# Data provided
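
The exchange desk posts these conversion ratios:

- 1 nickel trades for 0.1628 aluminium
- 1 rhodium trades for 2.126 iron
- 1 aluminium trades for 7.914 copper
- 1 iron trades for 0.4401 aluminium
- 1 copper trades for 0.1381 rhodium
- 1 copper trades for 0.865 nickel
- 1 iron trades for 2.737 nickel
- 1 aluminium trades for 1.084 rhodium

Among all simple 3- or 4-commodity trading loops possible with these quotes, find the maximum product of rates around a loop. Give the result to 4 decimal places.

aluminium→copper→nickel→aluminium: 7.914 × 0.865 × 0.1628 = 1.11447
aluminium→rhodium→iron→nickel→aluminium: 1.084 × 2.126 × 2.737 × 0.1628 = 1.02688
aluminium→copper→rhodium→iron→aluminium: 7.914 × 0.1381 × 2.126 × 0.4401 = 1.02260
aluminium→rhodium→iron→aluminium: 1.084 × 2.126 × 0.4401 = 1.01425
Maximum is aluminium→copper→nickel→aluminium at 1.1145; arbitrage exists.

1.1145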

# Exercise prompt
Whatever appears in the records must be returned exactly.

# Exercise output
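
The exchange desk posts these conversion ratios:

- 1 nickel trades for 0.1628 aluminium
- 1 rhodium trades for 2.126 iron
- 1 aluminium trades for 7.914 copper
- 1 iron trades for 0.4401 aluminium
- 1 copper trades for 0.1381 rhodium
- 1 copper trades for 0.865 nickel
- 1 iron trades for 2.737 nickel
- 1 aluminium trades for 1.084 rhodium

Among all simple 3- or 4-commodity trading loops possible with these quotes, find the maximum product of rates around a loop. Give the result to 4 decimal places.

aluminium→copper→nickel→aluminium: 7.914 × 0.865 × 0.1628 = 1.11447
aluminium→rhodium→iron→nickel→aluminium: 1.084 × 2.126 × 2.737 × 0.1628 = 1.02688
aluminium→copper→rhodium→iron→aluminium: 7.914 × 0.1381 × 2.126 × 0.4401 = 1.02260
aluminium→rhodium→iron→aluminium: 1.084 × 2.126 × 0.4401 = 1.01425
Maximum is aluminium→copper→nickel→aluminium at 1.1145; arbitrage exists.

1.1145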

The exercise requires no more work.